Repeat the records. Each line must match exactly.
** Supplied information follows **
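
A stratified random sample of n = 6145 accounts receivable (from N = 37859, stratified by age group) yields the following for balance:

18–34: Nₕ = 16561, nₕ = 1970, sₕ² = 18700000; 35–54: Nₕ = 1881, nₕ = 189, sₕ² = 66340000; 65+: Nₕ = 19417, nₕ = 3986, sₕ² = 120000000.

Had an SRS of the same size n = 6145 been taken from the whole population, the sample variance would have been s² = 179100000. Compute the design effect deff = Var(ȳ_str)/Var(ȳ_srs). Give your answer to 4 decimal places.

0.3552

Var(ȳ_str) = Σ Wₕ²(1−fₕ)sₕ²/nₕ with Wₕ = Nₕ/37859:
  18–34: (16561/37859)²·(1−1970/16561)·18700000/1970 = 1600.3269
  35–54: (1881/37859)²·(1−189/1881)·66340000/189 = 779.40743
  65+: (19417/37859)²·(1−3986/19417)·120000000/3986 = 6293.3499
  → Var(ȳ_str) = 8673.0842.
Var(ȳ_srs) = (1 − 6145/37859)·179100000/6145 = 24414.936.
deff = 8673.0842 / 24414.936 = 0.3552.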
** End of Supplied information **
## Solved exercise
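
A stratified random sample of n = 6145 accounts receivable (from N = 37859, stratified by age group) yields the following for balance:

18–34: Nₕ = 16561, nₕ = 1970, sₕ² = 18700000; 35–54: Nₕ = 1881, nₕ = 189, sₕ² = 66340000; 65+: Nₕ = 19417, nₕ = 3986, sₕ² = 120000000.

Had an SRS of the same size n = 6145 been taken from the whole population, the sample variance would have been s² = 179100000. Compute the design effect deff = Var(ȳ_str)/Var(ȳ_srs). Give your answer to 4 decimal places.

0.3552

Var(ȳ_str) = Σ Wₕ²(1−fₕ)sₕ²/nₕ with Wₕ = Nₕ/37859:
  18–34: (16561/37859)²·(1−1970/16561)·18700000/1970 = 1600.3269
  35–54: (1881/37859)²·(1−189/1881)·66340000/189 = 779.40743
  65+: (19417/37859)²·(1−3986/19417)·120000000/3986 = 6293.3499
  → Var(ȳ_str) = 8673.0842.
Var(ȳ_srs) = (1 − 6145/37859)·179100000/6145 = 24414.936.
deff = 8673.0842 / 24414.936 = 0.3552.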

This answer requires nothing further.